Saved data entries
□ □ □ □ □
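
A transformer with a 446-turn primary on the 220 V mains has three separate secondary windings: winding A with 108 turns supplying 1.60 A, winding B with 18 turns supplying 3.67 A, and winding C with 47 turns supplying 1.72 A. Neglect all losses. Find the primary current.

V_A = 220 × 108/446 = 53.274 V; V_B = 220 × 18/446 = 8.8789 V; V_C = 220 × 47/446 = 23.184 V.
P_out = V_A I_A + V_B I_B + V_C I_C = 53.274×1.60 + 8.8789×3.67 + 23.184×1.72 = 85.238 + 32.586 + 39.876 = 157.70 W.
Ideal ⇒ P_in = P_out, so I_p = P_out/V_p = 157.70/220 = 0.717 A.

I_p ≈ 0.717 A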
□ □ □ □ □
◆ Task instructions:
Print every record above exactly as written.

◆ Your solution:
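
A transformer with a 446-turn primary on the 220 V mains has three separate secondary windings: winding A with 108 turns supplying 1.60 A, winding B with 18 turns supplying 3.67 A, and winding C with 47 turns supplying 1.72 A. Neglect all losses. Find the primary current.

V_A = 220 × 108/446 = 53.274 V; V_B = 220 × 18/446 = 8.8789 V; V_C = 220 × 47/446 = 23.184 V.
P_out = V_A I_A + V_B I_B + V_C I_C = 53.274×1.60 + 8.8789×3.67 + 23.184×1.72 = 85.238 + 32.586 + 39.876 = 157.70 W.
Ideal ⇒ P_in = P_out, so I_p = P_out/V_p = 157.70/220 = 0.717 A.

I_p ≈ 0.717 A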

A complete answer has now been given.